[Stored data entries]
□ □ □

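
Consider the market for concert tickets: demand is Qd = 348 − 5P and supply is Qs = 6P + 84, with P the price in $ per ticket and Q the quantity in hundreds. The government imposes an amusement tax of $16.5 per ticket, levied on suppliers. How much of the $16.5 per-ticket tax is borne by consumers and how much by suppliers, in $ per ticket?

Without the tax, 348 − 5P = 6P + 84 gives 11P = 264, so P* = $24 and Q* = 228.
With the tax collected from suppliers, supply shifts: Qs = 6(P − 16.5) + 84.
New equilibrium: consumers pay $33, suppliers receive $16.5, Q = 183. (Wedge: Pb − Ps = 16.5.)
Burden on consumers: $9; on suppliers: $7.5. (They sum to $16.5.)
The less price-elastic side of the market bears the larger share of a per-unit tax.

Consumers bear $9 per ticket; suppliers bear $7.5 per ticket.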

□ □ □

### YOUR ASSIGNMENT
Transcribe the records above exactly, keeping every line.

### SOLVED EXERCISE
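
Consider the market for concert tickets: demand is Qd = 348 − 5P and supply is Qs = 6P + 84, with P the price in $ per ticket and Q the quantity in hundreds. The government imposes an amusement tax of $16.5 per ticket, levied on suppliers. How much of the $16.5 per-ticket tax is borne by consumers and how much by suppliers, in $ per ticket?

Without the tax, 348 − 5P = 6P + 84 gives 11P = 264, so P* = $24 and Q* = 228.
With the tax collected from suppliers, supply shifts: Qs = 6(P − 16.5) + 84.
New equilibrium: consumers pay $33, suppliers receive $16.5, Q = 183. (Wedge: Pb − Ps = 16.5.)
Burden on consumers: $9; on suppliers: $7.5. (They sum to $16.5.)
The less price-elastic side of the market bears the larger share of a per-unit tax.

Consumers bear $9 per ticket; suppliers bear $7.5 per ticket.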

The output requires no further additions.